=== Begin Enclosure ===
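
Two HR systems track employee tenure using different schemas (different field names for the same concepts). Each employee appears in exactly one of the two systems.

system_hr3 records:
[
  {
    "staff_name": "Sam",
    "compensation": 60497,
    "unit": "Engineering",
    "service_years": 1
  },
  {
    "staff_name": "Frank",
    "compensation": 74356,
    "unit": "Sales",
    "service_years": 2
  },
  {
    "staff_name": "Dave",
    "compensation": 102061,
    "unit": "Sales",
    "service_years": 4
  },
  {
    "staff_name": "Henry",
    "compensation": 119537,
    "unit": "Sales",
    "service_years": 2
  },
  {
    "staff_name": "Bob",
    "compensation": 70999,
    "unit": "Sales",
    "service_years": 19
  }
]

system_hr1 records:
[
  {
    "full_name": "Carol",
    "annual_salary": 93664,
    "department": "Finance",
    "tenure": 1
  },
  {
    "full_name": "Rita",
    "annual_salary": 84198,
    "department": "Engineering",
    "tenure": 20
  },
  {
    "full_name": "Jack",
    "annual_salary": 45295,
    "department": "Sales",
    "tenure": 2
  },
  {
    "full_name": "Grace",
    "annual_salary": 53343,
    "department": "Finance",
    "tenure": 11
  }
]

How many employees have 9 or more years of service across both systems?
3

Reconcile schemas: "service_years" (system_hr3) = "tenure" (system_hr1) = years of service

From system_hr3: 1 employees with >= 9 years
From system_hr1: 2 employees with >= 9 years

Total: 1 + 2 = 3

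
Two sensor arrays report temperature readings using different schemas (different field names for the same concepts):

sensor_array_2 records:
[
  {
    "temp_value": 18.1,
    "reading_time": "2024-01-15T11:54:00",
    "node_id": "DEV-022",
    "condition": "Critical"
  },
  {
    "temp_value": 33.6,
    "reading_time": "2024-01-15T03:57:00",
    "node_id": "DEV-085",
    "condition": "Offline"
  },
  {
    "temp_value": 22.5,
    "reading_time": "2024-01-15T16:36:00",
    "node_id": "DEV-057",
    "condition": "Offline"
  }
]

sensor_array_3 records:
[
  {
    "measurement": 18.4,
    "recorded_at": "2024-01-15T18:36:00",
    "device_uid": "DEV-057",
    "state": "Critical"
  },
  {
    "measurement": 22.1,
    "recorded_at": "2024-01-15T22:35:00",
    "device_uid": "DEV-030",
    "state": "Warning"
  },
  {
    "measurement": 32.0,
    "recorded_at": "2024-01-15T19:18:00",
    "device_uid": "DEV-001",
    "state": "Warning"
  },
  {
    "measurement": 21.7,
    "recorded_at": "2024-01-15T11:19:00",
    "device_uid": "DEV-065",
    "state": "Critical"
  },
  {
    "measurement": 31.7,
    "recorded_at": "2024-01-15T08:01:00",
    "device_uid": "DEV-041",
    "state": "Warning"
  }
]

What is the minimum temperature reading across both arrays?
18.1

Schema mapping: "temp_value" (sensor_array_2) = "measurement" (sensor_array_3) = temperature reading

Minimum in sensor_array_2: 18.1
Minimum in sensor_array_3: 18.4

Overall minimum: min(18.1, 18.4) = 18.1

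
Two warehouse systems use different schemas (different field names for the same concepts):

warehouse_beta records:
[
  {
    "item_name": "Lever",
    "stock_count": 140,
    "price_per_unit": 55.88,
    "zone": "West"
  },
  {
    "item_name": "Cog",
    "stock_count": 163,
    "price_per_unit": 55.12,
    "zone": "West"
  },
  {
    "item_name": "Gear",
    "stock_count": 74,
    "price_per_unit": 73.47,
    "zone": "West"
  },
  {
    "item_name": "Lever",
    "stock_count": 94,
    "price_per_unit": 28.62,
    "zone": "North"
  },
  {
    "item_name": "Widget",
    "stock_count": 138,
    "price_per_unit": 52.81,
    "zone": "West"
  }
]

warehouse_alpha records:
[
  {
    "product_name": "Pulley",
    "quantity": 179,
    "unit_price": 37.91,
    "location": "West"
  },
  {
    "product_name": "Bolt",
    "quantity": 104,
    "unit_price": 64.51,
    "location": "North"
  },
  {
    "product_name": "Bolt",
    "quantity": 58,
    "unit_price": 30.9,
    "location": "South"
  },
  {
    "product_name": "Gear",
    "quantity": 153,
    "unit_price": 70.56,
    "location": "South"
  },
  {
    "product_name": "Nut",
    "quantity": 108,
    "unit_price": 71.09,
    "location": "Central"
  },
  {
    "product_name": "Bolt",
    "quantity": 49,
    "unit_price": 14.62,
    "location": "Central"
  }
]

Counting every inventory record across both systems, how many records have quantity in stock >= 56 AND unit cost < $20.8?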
=== End Enclosure ===
=== Begin Enclosure ===
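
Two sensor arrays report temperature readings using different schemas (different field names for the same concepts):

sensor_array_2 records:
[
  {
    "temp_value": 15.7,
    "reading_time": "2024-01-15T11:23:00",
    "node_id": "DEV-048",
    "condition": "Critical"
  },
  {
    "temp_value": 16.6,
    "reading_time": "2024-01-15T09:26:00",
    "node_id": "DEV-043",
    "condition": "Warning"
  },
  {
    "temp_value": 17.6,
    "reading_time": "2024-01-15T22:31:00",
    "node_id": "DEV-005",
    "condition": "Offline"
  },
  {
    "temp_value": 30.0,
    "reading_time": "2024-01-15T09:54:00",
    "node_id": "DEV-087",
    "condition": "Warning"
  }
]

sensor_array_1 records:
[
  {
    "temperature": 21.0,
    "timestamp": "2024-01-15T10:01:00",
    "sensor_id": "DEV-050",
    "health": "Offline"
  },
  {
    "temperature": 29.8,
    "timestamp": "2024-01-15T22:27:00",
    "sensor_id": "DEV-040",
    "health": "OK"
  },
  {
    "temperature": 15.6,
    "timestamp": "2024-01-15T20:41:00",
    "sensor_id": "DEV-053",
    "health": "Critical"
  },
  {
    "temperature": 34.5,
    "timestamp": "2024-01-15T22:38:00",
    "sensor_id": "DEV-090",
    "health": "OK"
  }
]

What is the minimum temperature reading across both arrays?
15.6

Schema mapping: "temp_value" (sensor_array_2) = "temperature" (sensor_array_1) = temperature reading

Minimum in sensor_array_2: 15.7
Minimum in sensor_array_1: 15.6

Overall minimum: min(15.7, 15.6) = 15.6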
=== End Enclosure ===
=== Begin Enclosure ===
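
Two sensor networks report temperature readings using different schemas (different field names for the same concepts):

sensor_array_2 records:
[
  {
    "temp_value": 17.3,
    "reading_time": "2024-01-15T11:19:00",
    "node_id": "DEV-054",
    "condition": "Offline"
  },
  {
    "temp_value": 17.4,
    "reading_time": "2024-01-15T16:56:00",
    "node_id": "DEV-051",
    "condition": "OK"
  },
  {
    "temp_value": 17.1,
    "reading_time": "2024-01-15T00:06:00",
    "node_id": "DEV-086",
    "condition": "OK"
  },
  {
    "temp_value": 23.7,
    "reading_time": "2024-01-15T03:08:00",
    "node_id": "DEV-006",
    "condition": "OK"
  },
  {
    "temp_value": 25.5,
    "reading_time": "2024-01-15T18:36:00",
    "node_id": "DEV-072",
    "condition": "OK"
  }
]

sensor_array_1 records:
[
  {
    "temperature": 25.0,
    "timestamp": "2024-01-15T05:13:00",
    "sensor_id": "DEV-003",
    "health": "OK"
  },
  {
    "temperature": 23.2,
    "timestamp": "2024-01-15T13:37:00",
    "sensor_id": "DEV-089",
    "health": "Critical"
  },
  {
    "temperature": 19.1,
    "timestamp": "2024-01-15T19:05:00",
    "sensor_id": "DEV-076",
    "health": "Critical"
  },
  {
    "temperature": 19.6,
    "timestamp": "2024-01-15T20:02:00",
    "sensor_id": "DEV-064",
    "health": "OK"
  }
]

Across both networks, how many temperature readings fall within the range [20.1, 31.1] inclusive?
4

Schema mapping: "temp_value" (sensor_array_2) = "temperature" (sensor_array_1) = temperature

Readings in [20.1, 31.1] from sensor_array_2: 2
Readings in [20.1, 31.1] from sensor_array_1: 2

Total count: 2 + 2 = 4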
=== End Enclosure ===
Return every line above in which the string "timestamp" occurs.

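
    "timestamp": "2024-01-15T10:01:00",
    "timestamp": "2024-01-15T22:27:00",
    "timestamp": "2024-01-15T20:41:00",
    "timestamp": "2024-01-15T22:38:00",
    "timestamp": "2024-01-15T05:13:00",
    "timestamp": "2024-01-15T13:37:00",
    "timestamp": "2024-01-15T19:05:00",
    "timestamp": "2024-01-15T20:02:00",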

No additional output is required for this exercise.